Extracted material:
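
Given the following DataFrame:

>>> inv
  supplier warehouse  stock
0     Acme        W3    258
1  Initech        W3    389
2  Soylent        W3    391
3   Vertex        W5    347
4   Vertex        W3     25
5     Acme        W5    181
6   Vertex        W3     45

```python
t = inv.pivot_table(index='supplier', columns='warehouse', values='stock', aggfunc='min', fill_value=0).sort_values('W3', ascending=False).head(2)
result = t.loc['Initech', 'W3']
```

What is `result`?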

How to complete this task: Nothing but the complete listing, repeated exactly, belongs in the answer.

Result:
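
Given the following DataFrame:

>>> inv
  supplier warehouse  stock
0     Acme        W3    258
1  Initech        W3    389
2  Soylent        W3    391
3   Vertex        W5    347
4   Vertex        W3     25
5     Acme        W5    181
6   Vertex        W3     45

```python
t = inv.pivot_table(index='supplier', columns='warehouse', values='stock', aggfunc='min', fill_value=0).sort_values('W3', ascending=False).head(2)
result = t.loc['Initech', 'W3']
```

What is `result`?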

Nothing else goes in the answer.